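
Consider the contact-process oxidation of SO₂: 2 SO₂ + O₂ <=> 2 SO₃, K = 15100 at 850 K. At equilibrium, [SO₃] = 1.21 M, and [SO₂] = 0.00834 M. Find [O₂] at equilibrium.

At equilibrium, K = [SO₃]² / ([SO₂]²·[O₂]) = 15100.
(1.21)² / ((0.00834)²·([O₂])) = 15100
[O₂] = 1.39 M

[O₂] = 1.39 M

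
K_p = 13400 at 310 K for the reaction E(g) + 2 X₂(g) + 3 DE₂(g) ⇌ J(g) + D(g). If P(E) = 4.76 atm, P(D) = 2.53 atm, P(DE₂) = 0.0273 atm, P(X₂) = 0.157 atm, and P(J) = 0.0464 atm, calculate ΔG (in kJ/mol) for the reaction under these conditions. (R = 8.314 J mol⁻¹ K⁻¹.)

Q_p = P(J)·P(D) / (P(E)·P(X₂)²·P(DE₂)³) = (0.0464)·(2.53) / ((4.76)·(0.157)²·(0.0273)³) = 49200
ΔG = RT ln(Q_p/K_p) = (8.314 J mol⁻¹ K⁻¹)(310 K) × ln(49200/13400)
   = (2.577 kJ/mol)(1.301) = 3.35 kJ/mol
ΔG > 0, so the forward reaction is non-spontaneous (proceeds in reverse).

ΔG = 3.35 kJ/mol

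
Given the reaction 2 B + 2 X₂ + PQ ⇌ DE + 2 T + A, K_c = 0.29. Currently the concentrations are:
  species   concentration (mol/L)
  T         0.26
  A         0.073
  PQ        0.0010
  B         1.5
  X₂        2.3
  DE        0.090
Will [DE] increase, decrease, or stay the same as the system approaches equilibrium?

Q_c = [DE]·[T]²·[A] / ([B]²·[X₂]²·[PQ]) = (0.090)·(0.26)²·(0.073) / ((1.5)²·(2.3)²·(0.0010)) = 0.037
Q_c = 0.037 < K_c = 0.29: net forward reaction.
DE is a product, so it increases.

increase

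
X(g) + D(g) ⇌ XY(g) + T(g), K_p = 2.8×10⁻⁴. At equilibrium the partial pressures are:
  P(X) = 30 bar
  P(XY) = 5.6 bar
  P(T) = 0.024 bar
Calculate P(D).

At equilibrium, K_p = P(XY)·P(T) / (P(X)·P(D)) = 2.8×10⁻⁴.
(5.6)·(0.024) / ((30)·(P(D))) = 2.8×10⁻⁴
P(D) = 16.0 = 16 bar

P(D) = 16 bar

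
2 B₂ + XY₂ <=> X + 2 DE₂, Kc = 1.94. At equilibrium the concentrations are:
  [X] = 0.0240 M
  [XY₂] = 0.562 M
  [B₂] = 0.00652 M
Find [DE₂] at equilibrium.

At equilibrium, Kc = [X]·[DE₂]² / ([B₂]²·[XY₂]) = 1.94.
(0.0240)·([DE₂])² / ((0.00652)²·(0.562)) = 1.94
[DE₂]² = 0.00193 ⇒ [DE₂] = 0.0439 M

[DE₂] = 0.0439 M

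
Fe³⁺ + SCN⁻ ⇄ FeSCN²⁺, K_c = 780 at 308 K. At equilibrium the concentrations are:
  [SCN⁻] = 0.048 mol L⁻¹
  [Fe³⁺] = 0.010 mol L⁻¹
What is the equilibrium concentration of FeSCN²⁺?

At equilibrium, K_c = [FeSCN²⁺] / ([Fe³⁺]·[SCN⁻]) = 780.
([FeSCN²⁺]) / ((0.010)·(0.048)) = 780
[FeSCN²⁺] = 0.374 = 0.37 mol L⁻¹

[FeSCN²⁺] = 0.37 mol L⁻¹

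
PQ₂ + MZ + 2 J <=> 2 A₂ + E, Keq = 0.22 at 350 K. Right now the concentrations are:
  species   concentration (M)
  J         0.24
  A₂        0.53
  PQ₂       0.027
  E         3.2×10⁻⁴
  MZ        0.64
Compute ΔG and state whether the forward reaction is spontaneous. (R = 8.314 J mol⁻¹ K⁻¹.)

Q = [A₂]²·[E] / ([PQ₂]·[MZ]·[J]²) = (0.53)²·(3.2×10⁻⁴) / ((0.027)·(0.64)·(0.24)²) = 0.0903
ΔG = RT ln(Q/Keq) = (8.314 J mol⁻¹ K⁻¹)(350 K) × ln(0.0903/0.22)
   = (2.910 kJ/mol)(-0.8905) = -2.59 kJ/mol
ΔG < 0, so the forward reaction is spontaneous (proceeds forward).

ΔG = -2.59 kJ/mol; the forward reaction is spontaneous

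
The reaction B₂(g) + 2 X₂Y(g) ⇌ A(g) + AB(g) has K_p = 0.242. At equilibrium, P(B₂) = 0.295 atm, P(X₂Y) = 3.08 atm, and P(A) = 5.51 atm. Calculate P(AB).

At equilibrium, K_p = P(A)·P(AB) / (P(B₂)·P(X₂Y)²) = 0.242.
(5.51)·(P(AB)) / ((0.295)·(3.08)²) = 0.242
P(AB) = 0.123 atm

P(AB) = 0.123 atm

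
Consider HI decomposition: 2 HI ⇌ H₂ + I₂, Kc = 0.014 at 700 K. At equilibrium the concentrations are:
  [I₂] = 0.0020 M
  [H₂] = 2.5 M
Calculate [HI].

[HI] = 0.60 M

At equilibrium, Kc = [H₂]·[I₂] / [HI]² = 0.014.
(2.5)·(0.0020) / ([HI])² = 0.014
[HI]² = 0.357 ⇒ [HI] = 0.60 M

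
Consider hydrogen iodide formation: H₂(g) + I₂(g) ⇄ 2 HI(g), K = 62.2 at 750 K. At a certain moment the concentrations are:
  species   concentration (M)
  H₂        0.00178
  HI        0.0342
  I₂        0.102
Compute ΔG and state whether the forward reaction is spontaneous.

Q = [HI]² / ([H₂]·[I₂]) = (0.0342)² / ((0.00178)·(0.102)) = 6.44
ΔG = RT ln(Q/K) = (8.314 J mol⁻¹ K⁻¹)(750 K) × ln(6.44/62.2)
   = (6.236 kJ/mol)(-2.268) = -14.1 kJ/mol
ΔG < 0, so the forward reaction is spontaneous (proceeds forward).

ΔG = -14.1 kJ/mol; the forward reaction is spontaneous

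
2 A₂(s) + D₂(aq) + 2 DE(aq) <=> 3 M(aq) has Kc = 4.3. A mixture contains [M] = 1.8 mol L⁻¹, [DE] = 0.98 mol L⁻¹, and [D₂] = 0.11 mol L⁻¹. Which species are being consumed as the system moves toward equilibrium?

(A₂ is a pure solid — omitted from Qc.)
Qc = [M]³ / ([D₂]·[DE]²) = (1.8)³ / ((0.11)·(0.98)²) = 55
Qc = 55 > Kc = 4.3: net reverse reaction.

M (products)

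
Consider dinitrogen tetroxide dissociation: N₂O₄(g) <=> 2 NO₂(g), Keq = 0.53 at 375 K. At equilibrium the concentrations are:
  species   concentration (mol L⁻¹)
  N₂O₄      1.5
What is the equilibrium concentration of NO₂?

[NO₂] = 0.89 mol L⁻¹

At equilibrium, Keq = [NO₂]² / [N₂O₄] = 0.53.
([NO₂])² / (1.5) = 0.53
[NO₂]² = 0.795 ⇒ [NO₂] = 0.89 mol L⁻¹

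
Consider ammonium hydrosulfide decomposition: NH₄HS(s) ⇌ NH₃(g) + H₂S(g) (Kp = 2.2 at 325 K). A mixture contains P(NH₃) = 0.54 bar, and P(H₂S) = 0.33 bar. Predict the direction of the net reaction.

(NH₄HS is a pure solid — omitted from Qp.)
Qp = P(NH₃)·P(H₂S) = (0.54)·(0.33) = 0.18
Qp = 0.18 < Kp = 2.2, so the forward reaction proceeds.

in the forward direction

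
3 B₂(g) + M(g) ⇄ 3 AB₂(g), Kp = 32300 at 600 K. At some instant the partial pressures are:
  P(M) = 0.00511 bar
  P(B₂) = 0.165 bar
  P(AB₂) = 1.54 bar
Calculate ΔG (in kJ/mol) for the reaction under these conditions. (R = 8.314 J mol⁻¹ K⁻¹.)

Qp = P(AB₂)³ / (P(B₂)³·P(M)) = (1.54)³ / ((0.165)³·(0.00511)) = 1.59×10⁵
ΔG = RT ln(Qp/Kp) = (8.314 J mol⁻¹ K⁻¹)(600 K) × ln(1.59×10⁵/32300)
   = (4.988 kJ/mol)(1.594) = 7.95 kJ/mol
ΔG > 0, so the forward reaction is non-spontaneous (proceeds in reverse).

ΔG = 7.95 kJ/mol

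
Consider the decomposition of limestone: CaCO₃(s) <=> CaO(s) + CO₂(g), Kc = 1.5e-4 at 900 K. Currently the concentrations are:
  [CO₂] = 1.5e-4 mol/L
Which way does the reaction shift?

at equilibrium

(CaCO₃, CaO are pure solids — omitted from Qc.)
Qc = [CO₂] = 1.5e-4
Qc = 1.5e-4 = Kc, so the system is already at equilibrium.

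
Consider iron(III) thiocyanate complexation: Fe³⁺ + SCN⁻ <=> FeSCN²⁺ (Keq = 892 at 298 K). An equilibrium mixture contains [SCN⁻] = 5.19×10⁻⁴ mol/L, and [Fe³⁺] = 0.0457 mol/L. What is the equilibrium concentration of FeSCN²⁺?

[FeSCN²⁺] = 0.0212 mol/L

At equilibrium, Keq = [FeSCN²⁺] / ([Fe³⁺]·[SCN⁻]) = 892.
([FeSCN²⁺]) / ((0.0457)·(5.19×10⁻⁴)) = 892
[FeSCN²⁺] = 0.0212 mol/L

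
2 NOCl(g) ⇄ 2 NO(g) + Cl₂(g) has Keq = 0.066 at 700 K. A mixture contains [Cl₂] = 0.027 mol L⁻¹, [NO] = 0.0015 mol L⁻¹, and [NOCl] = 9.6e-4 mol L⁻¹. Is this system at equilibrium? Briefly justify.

yes, at equilibrium

Q = [NO]²·[Cl₂] / [NOCl]² = (0.0015)²·(0.027) / (9.6e-4)² = 0.066
Q = 0.066 = Keq; the system is at equilibrium.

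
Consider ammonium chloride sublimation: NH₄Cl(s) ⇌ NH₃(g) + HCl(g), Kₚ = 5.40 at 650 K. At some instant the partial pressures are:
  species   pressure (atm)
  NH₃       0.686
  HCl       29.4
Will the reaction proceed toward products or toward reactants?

(NH₄Cl is a pure solid — omitted from Qₚ.)
Qₚ = P(NH₃)·P(HCl) = (0.686)·(29.4) = 20.2
Qₚ = 20.2 > Kₚ = 5.40, so the reverse reaction proceeds.

toward reactants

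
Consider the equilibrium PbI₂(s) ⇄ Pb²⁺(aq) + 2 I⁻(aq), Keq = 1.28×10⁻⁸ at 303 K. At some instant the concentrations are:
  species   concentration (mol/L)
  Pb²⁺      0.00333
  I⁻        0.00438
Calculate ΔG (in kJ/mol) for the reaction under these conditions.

ΔG = 4.05 kJ/mol

(PbI₂ is a pure solid — omitted from Q.)
Q = [Pb²⁺]·[I⁻]² = (0.00333)·(0.00438)² = 6.39×10⁻⁸
ΔG = RT ln(Q/Keq) = (8.314 J mol⁻¹ K⁻¹)(303 K) × ln(6.39×10⁻⁸/1.28×10⁻⁸)
   = (2.519 kJ/mol)(1.608) = 4.05 kJ/mol
ΔG > 0, so the forward reaction is non-spontaneous (proceeds in reverse).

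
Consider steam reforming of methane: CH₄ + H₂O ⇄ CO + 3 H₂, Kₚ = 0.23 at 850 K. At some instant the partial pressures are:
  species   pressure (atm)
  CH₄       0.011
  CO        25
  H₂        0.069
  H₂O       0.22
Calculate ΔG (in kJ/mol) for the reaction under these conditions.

ΔG = 19.0 kJ/mol

Qₚ = P(CO)·P(H₂)³ / (P(CH₄)·P(H₂O)) = (25)·(0.069)³ / ((0.011)·(0.22)) = 3.39
ΔG = RT ln(Qₚ/Kₚ) = (8.314 J mol⁻¹ K⁻¹)(850 K) × ln(3.39/0.23)
   = (7.067 kJ/mol)(2.691) = 19.0 kJ/mol
ΔG > 0, so the forward reaction is non-spontaneous (proceeds in reverse).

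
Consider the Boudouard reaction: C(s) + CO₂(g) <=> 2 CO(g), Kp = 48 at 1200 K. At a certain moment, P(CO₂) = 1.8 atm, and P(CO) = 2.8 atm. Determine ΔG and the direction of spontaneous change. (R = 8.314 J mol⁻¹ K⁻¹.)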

:::

What the exercise asks
Looking at the material above, state the number of lines that contain the word "certain". Give nothing but that number.

Task result
2